■ TASK TO CARRY OUT
Find the string "most" in the records. Copy each line that has it.

Stored dataset items
[Start of section]
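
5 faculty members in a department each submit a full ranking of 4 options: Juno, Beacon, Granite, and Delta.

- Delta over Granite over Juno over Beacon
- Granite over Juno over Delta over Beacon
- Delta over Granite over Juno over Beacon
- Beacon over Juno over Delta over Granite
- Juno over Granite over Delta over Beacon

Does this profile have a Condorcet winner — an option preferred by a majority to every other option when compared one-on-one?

No

Head-to-head results (5 voters total):
Juno vs Beacon: Juno wins 4–1.
Juno vs Granite: Granite wins 3–2.
Juno vs Delta: Juno wins 3–2.
Beacon vs Granite: Granite wins 4–1.
Beacon vs Delta: Delta wins 4–1.
Granite vs Delta: Delta wins 3–2.
No candidate beats all others: Juno beats Delta beats Granite beats Juno, a majority cycle.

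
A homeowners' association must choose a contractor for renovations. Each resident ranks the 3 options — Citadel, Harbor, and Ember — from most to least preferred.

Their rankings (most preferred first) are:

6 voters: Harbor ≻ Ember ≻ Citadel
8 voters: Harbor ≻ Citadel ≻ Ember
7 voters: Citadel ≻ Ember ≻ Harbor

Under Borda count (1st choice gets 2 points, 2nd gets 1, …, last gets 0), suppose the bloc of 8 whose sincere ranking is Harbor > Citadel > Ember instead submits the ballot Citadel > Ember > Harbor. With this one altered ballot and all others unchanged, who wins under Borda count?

Borda totals with the altered ballot: Citadel 30, Harbor 12, Ember 21.
The switch changes the winner from Harbor to Citadel.

Citadel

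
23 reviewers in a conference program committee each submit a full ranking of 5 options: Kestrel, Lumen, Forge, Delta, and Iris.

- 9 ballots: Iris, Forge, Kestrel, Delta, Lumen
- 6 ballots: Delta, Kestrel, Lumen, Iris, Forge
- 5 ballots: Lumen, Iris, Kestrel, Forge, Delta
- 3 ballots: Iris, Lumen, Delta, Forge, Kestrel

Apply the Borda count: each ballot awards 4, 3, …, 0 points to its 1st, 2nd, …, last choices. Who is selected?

Borda scores:
  Kestrel: 9·2 + 6·3 + 5·2 + 3·0 = 46
  Lumen: 9·0 + 6·2 + 5·4 + 3·3 = 41
  Forge: 9·3 + 6·0 + 5·1 + 3·1 = 35
  Delta: 9·1 + 6·4 + 5·0 + 3·2 = 39
  Iris: 9·4 + 6·1 + 5·3 + 3·4 = 69
Iris has the highest total.

Iris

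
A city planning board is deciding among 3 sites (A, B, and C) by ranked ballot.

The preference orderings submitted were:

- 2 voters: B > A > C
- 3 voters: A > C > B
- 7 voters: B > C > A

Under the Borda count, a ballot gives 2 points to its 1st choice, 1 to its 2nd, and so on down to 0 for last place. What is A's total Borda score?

8

Borda scores:
  A: 2·1 + 3·2 + 7·0 = 8
  B: 2·2 + 3·0 + 7·2 = 18
  C: 2·0 + 3·1 + 7·1 = 10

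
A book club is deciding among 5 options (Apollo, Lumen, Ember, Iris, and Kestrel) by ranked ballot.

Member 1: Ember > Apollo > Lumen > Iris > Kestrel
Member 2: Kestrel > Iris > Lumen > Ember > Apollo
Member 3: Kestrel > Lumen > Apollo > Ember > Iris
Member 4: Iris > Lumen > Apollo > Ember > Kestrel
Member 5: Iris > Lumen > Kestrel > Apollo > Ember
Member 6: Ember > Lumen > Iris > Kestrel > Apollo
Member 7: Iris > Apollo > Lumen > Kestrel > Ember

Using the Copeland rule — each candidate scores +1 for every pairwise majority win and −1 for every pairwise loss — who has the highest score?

Iris

Pairwise results:
  Apollo vs Lumen: Lumen wins 5–2.
  Apollo vs Ember: Apollo wins 4–3.
  Apollo vs Iris: Iris wins 5–2.
  Apollo vs Kestrel: Kestrel wins 4–3.
  Lumen vs Ember: Lumen wins 5–2.
  Lumen vs Iris: Iris wins 4–3.
  Lumen vs Kestrel: Lumen wins 5–2.
  Ember vs Iris: Iris wins 4–3.
  Ember vs Kestrel: Kestrel wins 4–3.
  Iris vs Kestrel: Iris wins 5–2.
Copeland scores (wins − losses):
  Apollo: 1 − 3 = -2
  Lumen: 3 − 1 = 2
  Ember: 0 − 4 = -4
  Iris: 4 − 0 = 4
  Kestrel: 2 − 2 = 0
Iris has the best Copeland score.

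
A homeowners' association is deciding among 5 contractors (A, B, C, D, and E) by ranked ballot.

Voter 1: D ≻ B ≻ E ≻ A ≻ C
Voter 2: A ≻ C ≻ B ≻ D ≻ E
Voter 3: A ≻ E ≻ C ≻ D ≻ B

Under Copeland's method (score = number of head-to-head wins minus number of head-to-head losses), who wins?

A

Pairwise results:
  A vs B: A wins 2–1.
  A vs C: A wins 3–0.
  A vs D: A wins 2–1.
  A vs E: A wins 2–1.
  B vs C: C wins 2–1.
  B vs D: D wins 2–1.
  B vs E: B wins 2–1.
  C vs D: C wins 2–1.
  C vs E: E wins 2–1.
  D vs E: D wins 2–1.
Copeland scores (wins − losses):
  A: 4 − 0 = 4
  B: 1 − 3 = -2
  C: 2 − 2 = 0
  D: 2 − 2 = 0
  E: 1 − 3 = -2
A has the best Copeland score.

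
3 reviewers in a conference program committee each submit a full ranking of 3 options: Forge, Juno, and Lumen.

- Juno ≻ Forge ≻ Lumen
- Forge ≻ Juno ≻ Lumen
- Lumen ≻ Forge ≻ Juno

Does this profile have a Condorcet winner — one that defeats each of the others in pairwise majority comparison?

Yes

Head-to-head results (3 voters total):
Forge vs Juno: Forge wins 2–1.
Forge vs Lumen: Forge wins 2–1.
Juno vs Lumen: Juno wins 2–1.
Forge beats each rival — Juno (2–1), Lumen (2–1) — so Forge is the Condorcet winner.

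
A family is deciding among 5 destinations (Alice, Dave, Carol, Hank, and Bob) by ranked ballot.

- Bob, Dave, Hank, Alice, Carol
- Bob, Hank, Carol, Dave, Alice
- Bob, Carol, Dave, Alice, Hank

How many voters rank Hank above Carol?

Ballots ranking Hank above Carol: 2.
Ballots ranking Carol above Hank: 1.
So 2 of 3 voters prefer Hank to Carol.

2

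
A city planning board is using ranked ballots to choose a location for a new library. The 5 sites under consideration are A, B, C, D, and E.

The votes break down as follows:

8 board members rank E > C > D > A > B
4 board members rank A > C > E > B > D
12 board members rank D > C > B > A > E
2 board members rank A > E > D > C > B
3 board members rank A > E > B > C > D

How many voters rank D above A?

Ballots ranking D above A: 8+12 = 20.
Ballots ranking A above D: 4+2+3 = 9.
So 20 of 29 voters prefer D to A.

20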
[End of section]
■ ANSWER BELOW
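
A homeowners' association must choose a contractor for renovations. Each resident ranks the 3 options — Citadel, Harbor, and Ember — from most to least preferred.
Their rankings (most preferred first) are: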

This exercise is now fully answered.